[Stored data]
= = = = =

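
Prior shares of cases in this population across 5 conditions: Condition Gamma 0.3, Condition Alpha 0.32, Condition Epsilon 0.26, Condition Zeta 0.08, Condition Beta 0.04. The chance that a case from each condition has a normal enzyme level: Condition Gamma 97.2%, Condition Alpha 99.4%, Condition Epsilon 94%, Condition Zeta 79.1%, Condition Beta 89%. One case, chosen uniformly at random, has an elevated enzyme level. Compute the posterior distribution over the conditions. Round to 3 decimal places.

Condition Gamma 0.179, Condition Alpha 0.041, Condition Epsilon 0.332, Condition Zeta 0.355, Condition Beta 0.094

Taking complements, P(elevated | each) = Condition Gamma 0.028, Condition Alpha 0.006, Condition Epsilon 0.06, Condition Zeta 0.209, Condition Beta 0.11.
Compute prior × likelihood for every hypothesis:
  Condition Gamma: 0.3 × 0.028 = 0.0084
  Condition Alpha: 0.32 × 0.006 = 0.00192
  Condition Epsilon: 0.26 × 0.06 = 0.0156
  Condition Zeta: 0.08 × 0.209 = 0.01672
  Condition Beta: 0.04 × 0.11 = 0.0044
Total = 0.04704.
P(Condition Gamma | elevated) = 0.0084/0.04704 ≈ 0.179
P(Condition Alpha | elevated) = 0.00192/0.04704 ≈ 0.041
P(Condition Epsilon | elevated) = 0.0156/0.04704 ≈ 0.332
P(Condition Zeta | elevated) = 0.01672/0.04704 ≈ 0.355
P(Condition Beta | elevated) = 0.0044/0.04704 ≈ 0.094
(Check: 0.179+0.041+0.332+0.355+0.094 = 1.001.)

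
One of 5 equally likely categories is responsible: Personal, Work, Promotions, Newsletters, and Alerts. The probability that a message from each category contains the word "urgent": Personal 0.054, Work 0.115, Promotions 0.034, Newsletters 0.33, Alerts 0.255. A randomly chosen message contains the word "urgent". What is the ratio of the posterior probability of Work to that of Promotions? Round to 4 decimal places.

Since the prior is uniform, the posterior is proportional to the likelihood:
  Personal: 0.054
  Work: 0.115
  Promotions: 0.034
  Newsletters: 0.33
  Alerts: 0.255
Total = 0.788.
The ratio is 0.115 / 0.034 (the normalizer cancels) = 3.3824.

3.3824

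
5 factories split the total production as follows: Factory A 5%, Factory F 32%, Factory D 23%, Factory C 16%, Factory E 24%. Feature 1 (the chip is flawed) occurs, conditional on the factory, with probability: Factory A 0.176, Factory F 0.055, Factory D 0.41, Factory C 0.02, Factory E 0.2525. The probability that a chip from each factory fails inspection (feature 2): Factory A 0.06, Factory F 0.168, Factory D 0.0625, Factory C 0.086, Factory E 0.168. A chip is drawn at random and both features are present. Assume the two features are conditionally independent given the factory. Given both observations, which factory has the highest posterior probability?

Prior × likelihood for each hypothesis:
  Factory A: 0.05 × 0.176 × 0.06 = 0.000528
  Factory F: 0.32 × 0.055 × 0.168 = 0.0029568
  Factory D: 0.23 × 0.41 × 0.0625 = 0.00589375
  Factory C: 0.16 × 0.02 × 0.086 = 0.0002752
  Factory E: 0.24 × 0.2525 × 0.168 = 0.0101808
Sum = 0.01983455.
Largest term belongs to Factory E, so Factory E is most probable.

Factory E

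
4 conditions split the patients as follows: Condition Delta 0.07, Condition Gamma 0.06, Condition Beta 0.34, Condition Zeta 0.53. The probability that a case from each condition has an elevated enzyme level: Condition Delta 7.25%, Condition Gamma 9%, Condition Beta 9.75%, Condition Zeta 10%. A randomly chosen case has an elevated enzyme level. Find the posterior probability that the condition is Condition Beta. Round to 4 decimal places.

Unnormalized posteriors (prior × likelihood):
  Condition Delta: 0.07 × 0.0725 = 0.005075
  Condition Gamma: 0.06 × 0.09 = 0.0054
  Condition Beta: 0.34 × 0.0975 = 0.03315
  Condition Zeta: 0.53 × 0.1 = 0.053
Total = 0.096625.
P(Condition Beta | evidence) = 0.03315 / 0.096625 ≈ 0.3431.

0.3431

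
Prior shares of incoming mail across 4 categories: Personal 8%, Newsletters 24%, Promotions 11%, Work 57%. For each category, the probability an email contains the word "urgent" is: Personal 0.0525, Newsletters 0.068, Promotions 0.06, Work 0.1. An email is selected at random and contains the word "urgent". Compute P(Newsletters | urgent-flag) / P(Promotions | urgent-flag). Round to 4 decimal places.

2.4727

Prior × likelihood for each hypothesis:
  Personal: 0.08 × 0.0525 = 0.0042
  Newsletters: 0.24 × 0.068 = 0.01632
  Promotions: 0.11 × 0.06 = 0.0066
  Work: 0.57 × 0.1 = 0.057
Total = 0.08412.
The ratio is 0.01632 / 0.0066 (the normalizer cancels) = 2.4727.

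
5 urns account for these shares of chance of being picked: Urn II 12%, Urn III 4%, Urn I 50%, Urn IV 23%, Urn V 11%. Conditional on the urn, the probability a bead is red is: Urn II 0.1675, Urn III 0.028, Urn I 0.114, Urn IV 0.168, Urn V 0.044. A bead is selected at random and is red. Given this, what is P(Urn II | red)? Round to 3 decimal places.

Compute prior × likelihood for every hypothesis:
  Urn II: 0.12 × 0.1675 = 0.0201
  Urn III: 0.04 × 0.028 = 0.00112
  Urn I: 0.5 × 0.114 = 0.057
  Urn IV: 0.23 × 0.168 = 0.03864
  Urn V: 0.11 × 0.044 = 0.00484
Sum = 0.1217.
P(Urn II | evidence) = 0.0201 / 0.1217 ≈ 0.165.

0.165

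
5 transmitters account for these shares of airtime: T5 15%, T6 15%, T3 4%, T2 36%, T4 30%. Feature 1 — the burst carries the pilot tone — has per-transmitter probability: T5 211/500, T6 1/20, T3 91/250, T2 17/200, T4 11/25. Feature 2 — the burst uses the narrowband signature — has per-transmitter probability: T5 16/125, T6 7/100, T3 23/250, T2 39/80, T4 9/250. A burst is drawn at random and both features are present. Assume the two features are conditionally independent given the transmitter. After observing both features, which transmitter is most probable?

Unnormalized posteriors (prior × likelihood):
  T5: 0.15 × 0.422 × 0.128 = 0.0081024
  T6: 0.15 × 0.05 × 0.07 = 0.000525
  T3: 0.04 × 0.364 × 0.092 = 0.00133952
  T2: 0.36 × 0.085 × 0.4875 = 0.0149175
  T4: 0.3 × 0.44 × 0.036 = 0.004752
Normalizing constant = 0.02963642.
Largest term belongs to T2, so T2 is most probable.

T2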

= = = = =

Reproduce the data exactly, character for character.

RESPONSE AREA:
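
Prior shares of cases in this population across 5 conditions: Condition Gamma 0.3, Condition Alpha 0.32, Condition Epsilon 0.26, Condition Zeta 0.08, Condition Beta 0.04. The chance that a case from each condition has a normal enzyme level: Condition Gamma 97.2%, Condition Alpha 99.4%, Condition Epsilon 94%, Condition Zeta 79.1%, Condition Beta 89%. One case, chosen uniformly at random, has an elevated enzyme level. Compute the posterior distribution over the conditions. Round to 3 decimal places.

Condition Gamma 0.179, Condition Alpha 0.041, Condition Epsilon 0.332, Condition Zeta 0.355, Condition Beta 0.094

Taking complements, P(elevated | each) = Condition Gamma 0.028, Condition Alpha 0.006, Condition Epsilon 0.06, Condition Zeta 0.209, Condition Beta 0.11.
Compute prior × likelihood for every hypothesis:
  Condition Gamma: 0.3 × 0.028 = 0.0084
  Condition Alpha: 0.32 × 0.006 = 0.00192
  Condition Epsilon: 0.26 × 0.06 = 0.0156
  Condition Zeta: 0.08 × 0.209 = 0.01672
  Condition Beta: 0.04 × 0.11 = 0.0044
Total = 0.04704.
P(Condition Gamma | elevated) = 0.0084/0.04704 ≈ 0.179
P(Condition Alpha | elevated) = 0.00192/0.04704 ≈ 0.041
P(Condition Epsilon | elevated) = 0.0156/0.04704 ≈ 0.332
P(Condition Zeta | elevated) = 0.01672/0.04704 ≈ 0.355
P(Condition Beta | elevated) = 0.0044/0.04704 ≈ 0.094
(Check: 0.179+0.041+0.332+0.355+0.094 = 1.001.)

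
One of 5 equally likely categories is responsible: Personal, Work, Promotions, Newsletters, and Alerts. The probability that a message from each category contains the word "urgent": Personal 0.054, Work 0.115, Promotions 0.034, Newsletters 0.33, Alerts 0.255. A randomly chosen message contains the word "urgent". What is the ratio of the posterior probability of Work to that of Promotions? Round to 4 decimal places.

Since the prior is uniform, the posterior is proportional to the likelihood:
  Personal: 0.054
  Work: 0.115
  Promotions: 0.034
  Newsletters: 0.33
  Alerts: 0.255
Total = 0.788.
The ratio is 0.115 / 0.034 (the normalizer cancels) = 3.3824.

3.3824

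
5 factories split the total production as follows: Factory A 5%, Factory F 32%, Factory D 23%, Factory C 16%, Factory E 24%. Feature 1 (the chip is flawed) occurs, conditional on the factory, with probability: Factory A 0.176, Factory F 0.055, Factory D 0.41, Factory C 0.02, Factory E 0.2525. The probability that a chip from each factory fails inspection (feature 2): Factory A 0.06, Factory F 0.168, Factory D 0.0625, Factory C 0.086, Factory E 0.168. A chip is drawn at random and both features are present. Assume the two features are conditionally independent given the factory. Given both observations, which factory has the highest posterior probability?

Prior × likelihood for each hypothesis:
  Factory A: 0.05 × 0.176 × 0.06 = 0.000528
  Factory F: 0.32 × 0.055 × 0.168 = 0.0029568
  Factory D: 0.23 × 0.41 × 0.0625 = 0.00589375
  Factory C: 0.16 × 0.02 × 0.086 = 0.0002752
  Factory E: 0.24 × 0.2525 × 0.168 = 0.0101808
Sum = 0.01983455.
Largest term belongs to Factory E, so Factory E is most probable.

Factory E

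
4 conditions split the patients as follows: Condition Delta 0.07, Condition Gamma 0.06, Condition Beta 0.34, Condition Zeta 0.53. The probability that a case from each condition has an elevated enzyme level: Condition Delta 7.25%, Condition Gamma 9%, Condition Beta 9.75%, Condition Zeta 10%. A randomly chosen case has an elevated enzyme level. Find the posterior probability that the condition is Condition Beta. Round to 4 decimal places.

Unnormalized posteriors (prior × likelihood):
  Condition Delta: 0.07 × 0.0725 = 0.005075
  Condition Gamma: 0.06 × 0.09 = 0.0054
  Condition Beta: 0.34 × 0.0975 = 0.03315
  Condition Zeta: 0.53 × 0.1 = 0.053
Total = 0.096625.
P(Condition Beta | evidence) = 0.03315 / 0.096625 ≈ 0.3431.

0.3431

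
Prior shares of incoming mail across 4 categories: Personal 8%, Newsletters 24%, Promotions 11%, Work 57%. For each category, the probability an email contains the word "urgent" is: Personal 0.0525, Newsletters 0.068, Promotions 0.06, Work 0.1. An email is selected at random and contains the word "urgent". Compute P(Newsletters | urgent-flag) / P(Promotions | urgent-flag). Round to 4 decimal places.

2.4727

Prior × likelihood for each hypothesis:
  Personal: 0.08 × 0.0525 = 0.0042
  Newsletters: 0.24 × 0.068 = 0.01632
  Promotions: 0.11 × 0.06 = 0.0066
  Work: 0.57 × 0.1 = 0.057
Total = 0.08412.
The ratio is 0.01632 / 0.0066 (the normalizer cancels) = 2.4727.

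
5 urns account for these shares of chance of being picked: Urn II 12%, Urn III 4%, Urn I 50%, Urn IV 23%, Urn V 11%. Conditional on the urn, the probability a bead is red is: Urn II 0.1675, Urn III 0.028, Urn I 0.114, Urn IV 0.168, Urn V 0.044. A bead is selected at random and is red. Given this, what is P(Urn II | red)? Round to 3 decimal places.

Compute prior × likelihood for every hypothesis:
  Urn II: 0.12 × 0.1675 = 0.0201
  Urn III: 0.04 × 0.028 = 0.00112
  Urn I: 0.5 × 0.114 = 0.057
  Urn IV: 0.23 × 0.168 = 0.03864
  Urn V: 0.11 × 0.044 = 0.00484
Sum = 0.1217.
P(Urn II | evidence) = 0.0201 / 0.1217 ≈ 0.165.

0.165

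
5 transmitters account for these shares of airtime: T5 15%, T6 15%, T3 4%, T2 36%, T4 30%. Feature 1 — the burst carries the pilot tone — has per-transmitter probability: T5 211/500, T6 1/20, T3 91/250, T2 17/200, T4 11/25. Feature 2 — the burst uses the narrowband signature — has per-transmitter probability: T5 16/125, T6 7/100, T3 23/250, T2 39/80, T4 9/250. A burst is drawn at random and both features are present. Assume the two features are conditionally independent given the transmitter. After observing both features, which transmitter is most probable?

Unnormalized posteriors (prior × likelihood):
  T5: 0.15 × 0.422 × 0.128 = 0.0081024
  T6: 0.15 × 0.05 × 0.07 = 0.000525
  T3: 0.04 × 0.364 × 0.092 = 0.00133952
  T2: 0.36 × 0.085 × 0.4875 = 0.0149175
  T4: 0.3 × 0.44 × 0.036 = 0.004752
Normalizing constant = 0.02963642.
Largest term belongs to T2, so T2 is most probable.

T2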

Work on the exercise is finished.